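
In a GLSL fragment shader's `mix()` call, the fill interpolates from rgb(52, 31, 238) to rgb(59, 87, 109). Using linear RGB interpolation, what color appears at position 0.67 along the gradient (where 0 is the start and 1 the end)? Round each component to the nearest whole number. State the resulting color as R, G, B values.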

------

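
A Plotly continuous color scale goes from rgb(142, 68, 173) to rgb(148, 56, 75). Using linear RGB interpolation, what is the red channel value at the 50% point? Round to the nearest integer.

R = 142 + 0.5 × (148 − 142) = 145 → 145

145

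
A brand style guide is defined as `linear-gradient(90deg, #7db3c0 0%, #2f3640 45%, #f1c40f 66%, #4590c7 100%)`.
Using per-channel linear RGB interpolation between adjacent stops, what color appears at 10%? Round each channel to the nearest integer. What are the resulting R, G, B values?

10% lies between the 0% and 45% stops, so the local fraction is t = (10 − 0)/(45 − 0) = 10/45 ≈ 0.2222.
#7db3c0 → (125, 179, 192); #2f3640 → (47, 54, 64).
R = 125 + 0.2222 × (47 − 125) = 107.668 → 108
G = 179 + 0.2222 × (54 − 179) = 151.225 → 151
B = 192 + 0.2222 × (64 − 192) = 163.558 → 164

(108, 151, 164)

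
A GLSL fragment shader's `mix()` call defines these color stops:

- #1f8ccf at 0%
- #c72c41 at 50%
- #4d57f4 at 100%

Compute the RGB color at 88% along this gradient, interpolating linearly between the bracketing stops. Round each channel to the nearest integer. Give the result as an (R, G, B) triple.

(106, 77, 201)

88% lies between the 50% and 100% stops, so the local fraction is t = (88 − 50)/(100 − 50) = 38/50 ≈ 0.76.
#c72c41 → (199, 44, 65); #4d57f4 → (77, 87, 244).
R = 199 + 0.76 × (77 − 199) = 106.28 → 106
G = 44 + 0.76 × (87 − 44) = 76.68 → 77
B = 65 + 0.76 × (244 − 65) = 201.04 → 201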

------

Task to complete: Scan the records for the string "shader" and report each line where it occurs.

Task response:
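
In a GLSL fragment shader's `mix()` call, the fill interpolates from rgb(52, 31, 238) to rgb(59, 87, 109). Using linear RGB interpolation, what color appears at position 0.67 along the gradient (where 0 is the start and 1 the end)? Round each component to the nearest whole number. State the resulting color as R, G, B values.
A GLSL fragment shader's `mix()` call defines these color stops: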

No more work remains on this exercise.